Working data
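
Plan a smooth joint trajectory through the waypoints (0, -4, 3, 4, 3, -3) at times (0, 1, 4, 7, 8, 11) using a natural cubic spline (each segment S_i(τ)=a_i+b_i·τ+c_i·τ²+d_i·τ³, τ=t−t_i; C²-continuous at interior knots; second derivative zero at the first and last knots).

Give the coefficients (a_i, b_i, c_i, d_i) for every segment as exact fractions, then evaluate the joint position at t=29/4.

  seg 0: a=0 b=-8081/1635 c=0 d=1541/1635
  seg 1: a=-4 b=-3458/1635 c=1541/545 d=-6596/14715
  seg 2: a=3 b=4492/1635 c=-1973/1635 d=1972/14715
  seg 3: a=4 b=-286/327 c=-1/1635 d=-68/545
  seg 4: a=3 b=-2044/1635 c=-613/1635 d=613/14715
S(29/4) = 8239/2180

Δ: Δ0=-4, Δ1=7/3, Δ2=1/3, Δ3=-1, Δ4=-2
row 1: diag=8, rhs=38; c'=3/8, d'=19/4
row 2: denom=12−3·3/8=87/8; d'=(-12−3·19/4)/(87/8)=-70/29
row 3: denom=8−3·8/29=208/29; d'=(-8−3·-70/29)/(208/29)=-11/104
row 4: denom=8−1·29/208=1635/208; d'=(-6−1·-11/104)/(1635/208)=-1226/1635
back: M4=-1226/1635
back: M3=-11/104−29/208·-1226/1635=-2/1635
back: M2=-70/29−8/29·-2/1635=-3946/1635
back: M1=19/4−3/8·-3946/1635=3082/545
M: M0=0, M1=3082/545, M2=-3946/1635, M3=-2/1635, M4=-1226/1635, M5=0
seg 0: a=0, c=M0/2=0, d=(M1−M0)/(6·1)=1541/1635, b=Δ0−h0·(2M0+M1)/6=-8081/1635
seg 1: a=-4, c=M1/2=1541/545, d=(M2−M1)/(6·3)=-6596/14715, b=Δ1−h1·(2M1+M2)/6=-3458/1635
seg 2: a=3, c=M2/2=-1973/1635, d=(M3−M2)/(6·3)=1972/14715, b=Δ2−h2·(2M2+M3)/6=4492/1635
seg 3: a=4, c=M3/2=-1/1635, d=(M4−M3)/(6·1)=-68/545, b=Δ3−h3·(2M3+M4)/6=-286/327
seg 4: a=3, c=M4/2=-613/1635, d=(M5−M4)/(6·3)=613/14715, b=Δ4−h4·(2M4+M5)/6=-2044/1635
t_q=29/4 → seg 3, τ=1/4; S=4+-286/327·τ+-1/1635·τ²+-68/545·τ³=8239/2180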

Aim of the task
Transcribe the listing above exactly, including every line.

Answer to the exercise
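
Plan a smooth joint trajectory through the waypoints (0, -4, 3, 4, 3, -3) at times (0, 1, 4, 7, 8, 11) using a natural cubic spline (each segment S_i(τ)=a_i+b_i·τ+c_i·τ²+d_i·τ³, τ=t−t_i; C²-continuous at interior knots; second derivative zero at the first and last knots).

Give the coefficients (a_i, b_i, c_i, d_i) for every segment as exact fractions, then evaluate the joint position at t=29/4.

  seg 0: a=0 b=-8081/1635 c=0 d=1541/1635
  seg 1: a=-4 b=-3458/1635 c=1541/545 d=-6596/14715
  seg 2: a=3 b=4492/1635 c=-1973/1635 d=1972/14715
  seg 3: a=4 b=-286/327 c=-1/1635 d=-68/545
  seg 4: a=3 b=-2044/1635 c=-613/1635 d=613/14715
S(29/4) = 8239/2180

Δ: Δ0=-4, Δ1=7/3, Δ2=1/3, Δ3=-1, Δ4=-2
row 1: diag=8, rhs=38; c'=3/8, d'=19/4
row 2: denom=12−3·3/8=87/8; d'=(-12−3·19/4)/(87/8)=-70/29
row 3: denom=8−3·8/29=208/29; d'=(-8−3·-70/29)/(208/29)=-11/104
row 4: denom=8−1·29/208=1635/208; d'=(-6−1·-11/104)/(1635/208)=-1226/1635
back: M4=-1226/1635
back: M3=-11/104−29/208·-1226/1635=-2/1635
back: M2=-70/29−8/29·-2/1635=-3946/1635
back: M1=19/4−3/8·-3946/1635=3082/545
M: M0=0, M1=3082/545, M2=-3946/1635, M3=-2/1635, M4=-1226/1635, M5=0
seg 0: a=0, c=M0/2=0, d=(M1−M0)/(6·1)=1541/1635, b=Δ0−h0·(2M0+M1)/6=-8081/1635
seg 1: a=-4, c=M1/2=1541/545, d=(M2−M1)/(6·3)=-6596/14715, b=Δ1−h1·(2M1+M2)/6=-3458/1635
seg 2: a=3, c=M2/2=-1973/1635, d=(M3−M2)/(6·3)=1972/14715, b=Δ2−h2·(2M2+M3)/6=4492/1635
seg 3: a=4, c=M3/2=-1/1635, d=(M4−M3)/(6·1)=-68/545, b=Δ3−h3·(2M3+M4)/6=-286/327
seg 4: a=3, c=M4/2=-613/1635, d=(M5−M4)/(6·3)=613/14715, b=Δ4−h4·(2M4+M5)/6=-2044/1635
t_q=29/4 → seg 3, τ=1/4; S=4+-286/327·τ+-1/1635·τ²+-68/545·τ³=8239/2180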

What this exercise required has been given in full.